PROBLEM STATEMENT: Write all of the entries again. Keep them exactly as they are.

Collected data:
=-=-=-=-=
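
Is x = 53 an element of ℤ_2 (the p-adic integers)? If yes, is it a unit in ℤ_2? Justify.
x ∈ ℤ_2^× (unit); v_2(x) = 0

ℤ_2 = {x ∈ ℚ_2 : v_2(x) ≥ 0} and ℤ_2^× = {x ∈ ℤ_2 : v_2(x) = 0}. Here v_2(53) = v_2(num) − v_2(den) = 0; compare against these criteria.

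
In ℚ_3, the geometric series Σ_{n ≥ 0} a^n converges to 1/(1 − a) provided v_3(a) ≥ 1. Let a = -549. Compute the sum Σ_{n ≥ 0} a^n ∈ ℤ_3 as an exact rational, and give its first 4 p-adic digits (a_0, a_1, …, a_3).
Σ a^n = 1/(1 − a) = 1/550;  first 4 digits = (1, 0, 2, 0)

v_3(a) = 2 ≥ 1, so the series converges in ℤ_3 to 1/(1 − a) = 1/(1 − (-549)) = 1/550. Expand this rational in ℤ_3: compute digits iteratively via d_i = x_i mod 3, x_{i+1} = (x_i − d_i)/3. The first 4 digits are (1, 0, 2, 0).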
=-=-=-=-=
TASK RESULT:
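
Is x = 53 an element of ℤ_2 (the p-adic integers)? If yes, is it a unit in ℤ_2? Justify.
x ∈ ℤ_2^× (unit); v_2(x) = 0

ℤ_2 = {x ∈ ℚ_2 : v_2(x) ≥ 0} and ℤ_2^× = {x ∈ ℤ_2 : v_2(x) = 0}. Here v_2(53) = v_2(num) − v_2(den) = 0; compare against these criteria.

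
In ℚ_3, the geometric series Σ_{n ≥ 0} a^n converges to 1/(1 − a) provided v_3(a) ≥ 1. Let a = -549. Compute the sum Σ_{n ≥ 0} a^n ∈ ℤ_3 as an exact rational, and give its first 4 p-adic digits (a_0, a_1, …, a_3).
Σ a^n = 1/(1 − a) = 1/550;  first 4 digits = (1, 0, 2, 0)

v_3(a) = 2 ≥ 1, so the series converges in ℤ_3 to 1/(1 − a) = 1/(1 − (-549)) = 1/550. Expand this rational in ℤ_3: compute digits iteratively via d_i = x_i mod 3, x_{i+1} = (x_i − d_i)/3. The first 4 digits are (1, 0, 2, 0).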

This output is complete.